Your objective
Your job is to copy the data that follows exactly, every line included.

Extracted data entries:
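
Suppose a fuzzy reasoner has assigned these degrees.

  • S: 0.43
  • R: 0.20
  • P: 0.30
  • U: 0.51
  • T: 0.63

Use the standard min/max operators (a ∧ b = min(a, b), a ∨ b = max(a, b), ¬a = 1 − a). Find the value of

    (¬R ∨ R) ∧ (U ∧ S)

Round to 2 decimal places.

0.43

¬R = 1 − 0.20 = 0.80
¬R ∨ R = max(a, b) on (0.80, 0.20) = 0.80
U ∧ S = min(a, b) on (0.51, 0.43) = 0.43
(¬R ∨ R) ∧ (U ∧ S) = min(a, b) on (0.80, 0.43) = 0.43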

Result of the task
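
Suppose a fuzzy reasoner has assigned these degrees.

  • S: 0.43
  • R: 0.20
  • P: 0.30
  • U: 0.51
  • T: 0.63

Use the standard min/max operators (a ∧ b = min(a, b), a ∨ b = max(a, b), ¬a = 1 − a). Find the value of

    (¬R ∨ R) ∧ (U ∧ S)

Round to 2 decimal places.

0.43

¬R = 1 − 0.20 = 0.80
¬R ∨ R = max(a, b) on (0.80, 0.20) = 0.80
U ∧ S = min(a, b) on (0.51, 0.43) = 0.43
(¬R ∨ R) ∧ (U ∧ S) = min(a, b) on (0.80, 0.43) = 0.43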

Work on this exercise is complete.